# What you have to do:
Please reproduce the following records exactly as they appear.

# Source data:

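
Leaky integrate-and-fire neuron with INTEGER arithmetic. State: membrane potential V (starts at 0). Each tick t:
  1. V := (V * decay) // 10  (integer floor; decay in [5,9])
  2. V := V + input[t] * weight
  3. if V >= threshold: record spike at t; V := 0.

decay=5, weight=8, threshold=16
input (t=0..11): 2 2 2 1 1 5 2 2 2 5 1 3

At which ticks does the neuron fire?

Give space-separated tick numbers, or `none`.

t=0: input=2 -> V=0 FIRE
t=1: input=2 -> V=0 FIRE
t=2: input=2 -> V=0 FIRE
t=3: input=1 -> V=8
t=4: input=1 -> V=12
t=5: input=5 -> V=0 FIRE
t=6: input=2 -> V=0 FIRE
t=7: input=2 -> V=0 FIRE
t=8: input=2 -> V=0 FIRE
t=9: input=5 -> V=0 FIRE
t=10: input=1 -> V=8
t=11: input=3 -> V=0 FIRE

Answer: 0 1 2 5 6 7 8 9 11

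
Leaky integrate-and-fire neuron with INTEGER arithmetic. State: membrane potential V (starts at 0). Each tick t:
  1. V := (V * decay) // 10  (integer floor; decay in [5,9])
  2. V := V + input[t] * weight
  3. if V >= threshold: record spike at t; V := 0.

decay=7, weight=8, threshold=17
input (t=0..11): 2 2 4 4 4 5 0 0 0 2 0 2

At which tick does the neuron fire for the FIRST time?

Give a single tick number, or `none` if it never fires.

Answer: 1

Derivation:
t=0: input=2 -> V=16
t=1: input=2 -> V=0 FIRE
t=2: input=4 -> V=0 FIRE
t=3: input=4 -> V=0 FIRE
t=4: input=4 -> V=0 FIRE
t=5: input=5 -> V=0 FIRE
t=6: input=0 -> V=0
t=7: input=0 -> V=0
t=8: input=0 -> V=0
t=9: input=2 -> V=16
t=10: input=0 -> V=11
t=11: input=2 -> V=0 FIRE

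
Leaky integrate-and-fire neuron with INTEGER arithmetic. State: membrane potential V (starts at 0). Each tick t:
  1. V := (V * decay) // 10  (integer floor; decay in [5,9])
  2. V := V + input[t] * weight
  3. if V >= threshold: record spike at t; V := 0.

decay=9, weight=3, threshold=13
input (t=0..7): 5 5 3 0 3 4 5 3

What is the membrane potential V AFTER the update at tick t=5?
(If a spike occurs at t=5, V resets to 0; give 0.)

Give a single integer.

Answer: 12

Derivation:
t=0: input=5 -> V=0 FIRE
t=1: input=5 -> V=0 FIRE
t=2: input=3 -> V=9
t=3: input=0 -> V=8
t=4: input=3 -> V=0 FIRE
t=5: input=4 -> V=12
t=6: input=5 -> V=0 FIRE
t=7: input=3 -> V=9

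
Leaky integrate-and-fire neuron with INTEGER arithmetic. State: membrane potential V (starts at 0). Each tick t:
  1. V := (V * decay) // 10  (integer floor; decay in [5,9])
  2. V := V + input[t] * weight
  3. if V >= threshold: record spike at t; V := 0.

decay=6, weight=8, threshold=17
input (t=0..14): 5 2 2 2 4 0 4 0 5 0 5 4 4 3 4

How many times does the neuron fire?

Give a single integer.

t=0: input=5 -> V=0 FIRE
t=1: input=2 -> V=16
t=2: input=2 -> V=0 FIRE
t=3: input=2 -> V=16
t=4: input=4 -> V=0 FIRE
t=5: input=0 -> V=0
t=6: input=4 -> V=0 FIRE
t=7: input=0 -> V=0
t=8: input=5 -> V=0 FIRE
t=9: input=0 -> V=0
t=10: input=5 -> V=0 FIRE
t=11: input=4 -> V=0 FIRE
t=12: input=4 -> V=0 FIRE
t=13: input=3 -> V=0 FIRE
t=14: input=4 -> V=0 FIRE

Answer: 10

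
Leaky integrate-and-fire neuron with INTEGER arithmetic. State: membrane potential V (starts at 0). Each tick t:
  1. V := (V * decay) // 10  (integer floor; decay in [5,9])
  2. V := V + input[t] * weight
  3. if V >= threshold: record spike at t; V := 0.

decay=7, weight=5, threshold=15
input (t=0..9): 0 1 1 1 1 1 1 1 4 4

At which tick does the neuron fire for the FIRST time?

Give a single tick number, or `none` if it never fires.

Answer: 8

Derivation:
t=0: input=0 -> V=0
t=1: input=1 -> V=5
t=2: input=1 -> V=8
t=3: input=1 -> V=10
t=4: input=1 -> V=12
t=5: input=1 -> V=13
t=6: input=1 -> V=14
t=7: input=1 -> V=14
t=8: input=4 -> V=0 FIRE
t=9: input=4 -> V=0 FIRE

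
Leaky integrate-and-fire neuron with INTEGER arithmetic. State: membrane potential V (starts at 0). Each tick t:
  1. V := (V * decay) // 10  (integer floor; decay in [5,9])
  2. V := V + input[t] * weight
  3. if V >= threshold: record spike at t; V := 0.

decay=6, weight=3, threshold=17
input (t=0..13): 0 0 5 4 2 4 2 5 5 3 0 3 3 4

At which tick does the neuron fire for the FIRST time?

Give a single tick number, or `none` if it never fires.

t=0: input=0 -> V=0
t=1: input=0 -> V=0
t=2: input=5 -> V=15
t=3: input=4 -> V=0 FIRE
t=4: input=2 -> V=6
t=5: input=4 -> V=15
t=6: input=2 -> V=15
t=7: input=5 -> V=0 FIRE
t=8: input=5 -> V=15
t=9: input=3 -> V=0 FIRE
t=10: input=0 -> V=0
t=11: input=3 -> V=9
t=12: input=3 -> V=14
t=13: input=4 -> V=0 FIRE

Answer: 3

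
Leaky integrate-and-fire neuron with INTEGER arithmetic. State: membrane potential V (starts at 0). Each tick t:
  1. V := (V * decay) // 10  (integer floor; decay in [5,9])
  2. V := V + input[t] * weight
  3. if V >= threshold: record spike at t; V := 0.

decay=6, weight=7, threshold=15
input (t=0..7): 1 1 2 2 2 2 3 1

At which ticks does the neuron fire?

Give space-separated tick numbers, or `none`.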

# Solution for this problem:
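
Leaky integrate-and-fire neuron with INTEGER arithmetic. State: membrane potential V (starts at 0). Each tick t:
  1. V := (V * decay) // 10  (integer floor; decay in [5,9])
  2. V := V + input[t] * weight
  3. if V >= threshold: record spike at t; V := 0.

decay=5, weight=8, threshold=16
input (t=0..11): 2 2 2 1 1 5 2 2 2 5 1 3

At which ticks does the neuron fire?

Give space-separated tick numbers, or `none`.

t=0: input=2 -> V=0 FIRE
t=1: input=2 -> V=0 FIRE
t=2: input=2 -> V=0 FIRE
t=3: input=1 -> V=8
t=4: input=1 -> V=12
t=5: input=5 -> V=0 FIRE
t=6: input=2 -> V=0 FIRE
t=7: input=2 -> V=0 FIRE
t=8: input=2 -> V=0 FIRE
t=9: input=5 -> V=0 FIRE
t=10: input=1 -> V=8
t=11: input=3 -> V=0 FIRE

Answer: 0 1 2 5 6 7 8 9 11

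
Leaky integrate-and-fire neuron with INTEGER arithmetic. State: membrane potential V (starts at 0). Each tick t:
  1. V := (V * decay) // 10  (integer floor; decay in [5,9])
  2. V := V + input[t] * weight
  3. if V >= threshold: record spike at t; V := 0.

decay=7, weight=8, threshold=17
input (t=0..11): 2 2 4 4 4 5 0 0 0 2 0 2

At which tick does the neuron fire for the FIRST time?

Give a single tick number, or `none` if it never fires.

Answer: 1

Derivation:
t=0: input=2 -> V=16
t=1: input=2 -> V=0 FIRE
t=2: input=4 -> V=0 FIRE
t=3: input=4 -> V=0 FIRE
t=4: input=4 -> V=0 FIRE
t=5: input=5 -> V=0 FIRE
t=6: input=0 -> V=0
t=7: input=0 -> V=0
t=8: input=0 -> V=0
t=9: input=2 -> V=16
t=10: input=0 -> V=11
t=11: input=2 -> V=0 FIRE

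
Leaky integrate-and-fire neuron with INTEGER arithmetic. State: membrane potential V (starts at 0). Each tick t:
  1. V := (V * decay) // 10  (integer floor; decay in [5,9])
  2. V := V + input[t] * weight
  3. if V >= threshold: record spike at t; V := 0.

decay=9, weight=3, threshold=13
input (t=0..7): 5 5 3 0 3 4 5 3

What is the membrane potential V AFTER the update at tick t=5?
(If a spike occurs at t=5, V resets to 0; give 0.)

Give a single integer.

Answer: 12

Derivation:
t=0: input=5 -> V=0 FIRE
t=1: input=5 -> V=0 FIRE
t=2: input=3 -> V=9
t=3: input=0 -> V=8
t=4: input=3 -> V=0 FIRE
t=5: input=4 -> V=12
t=6: input=5 -> V=0 FIRE
t=7: input=3 -> V=9

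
Leaky integrate-and-fire neuron with INTEGER arithmetic. State: membrane potential V (starts at 0). Each tick t:
  1. V := (V * decay) // 10  (integer floor; decay in [5,9])
  2. V := V + input[t] * weight
  3. if V >= threshold: record spike at t; V := 0.

decay=6, weight=8, threshold=17
input (t=0..14): 5 2 2 2 4 0 4 0 5 0 5 4 4 3 4

How many times does the neuron fire?

Give a single integer.

t=0: input=5 -> V=0 FIRE
t=1: input=2 -> V=16
t=2: input=2 -> V=0 FIRE
t=3: input=2 -> V=16
t=4: input=4 -> V=0 FIRE
t=5: input=0 -> V=0
t=6: input=4 -> V=0 FIRE
t=7: input=0 -> V=0
t=8: input=5 -> V=0 FIRE
t=9: input=0 -> V=0
t=10: input=5 -> V=0 FIRE
t=11: input=4 -> V=0 FIRE
t=12: input=4 -> V=0 FIRE
t=13: input=3 -> V=0 FIRE
t=14: input=4 -> V=0 FIRE

Answer: 10

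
Leaky integrate-and-fire neuron with INTEGER arithmetic. State: membrane potential V (starts at 0). Each tick t:
  1. V := (V * decay) // 10  (integer floor; decay in [5,9])
  2. V := V + input[t] * weight
  3. if V >= threshold: record spike at t; V := 0.

decay=7, weight=5, threshold=15
input (t=0..9): 0 1 1 1 1 1 1 1 4 4

At which tick does the neuron fire for the FIRST time?

Give a single tick number, or `none` if it never fires.

Answer: 8

Derivation:
t=0: input=0 -> V=0
t=1: input=1 -> V=5
t=2: input=1 -> V=8
t=3: input=1 -> V=10
t=4: input=1 -> V=12
t=5: input=1 -> V=13
t=6: input=1 -> V=14
t=7: input=1 -> V=14
t=8: input=4 -> V=0 FIRE
t=9: input=4 -> V=0 FIRE

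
Leaky integrate-and-fire neuron with INTEGER arithmetic. State: membrane potential V (starts at 0). Each tick t:
  1. V := (V * decay) // 10  (integer floor; decay in [5,9])
  2. V := V + input[t] * weight
  3. if V >= threshold: record spike at t; V := 0.

decay=6, weight=3, threshold=17
input (t=0..13): 0 0 5 4 2 4 2 5 5 3 0 3 3 4

At which tick does the neuron fire for the FIRST time?

Give a single tick number, or `none` if it never fires.

t=0: input=0 -> V=0
t=1: input=0 -> V=0
t=2: input=5 -> V=15
t=3: input=4 -> V=0 FIRE
t=4: input=2 -> V=6
t=5: input=4 -> V=15
t=6: input=2 -> V=15
t=7: input=5 -> V=0 FIRE
t=8: input=5 -> V=15
t=9: input=3 -> V=0 FIRE
t=10: input=0 -> V=0
t=11: input=3 -> V=9
t=12: input=3 -> V=14
t=13: input=4 -> V=0 FIRE

Answer: 3

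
Leaky integrate-and-fire neuron with INTEGER arithmetic. State: membrane potential V (starts at 0). Each tick t:
  1. V := (V * decay) // 10  (integer floor; decay in [5,9])
  2. V := V + input[t] * weight
  3. if V >= threshold: record spike at t; V := 0.

decay=6, weight=7, threshold=15
input (t=0..7): 1 1 2 2 2 2 3 1

At which ticks does the neuron fire?

Give space-separated tick numbers, or `none`.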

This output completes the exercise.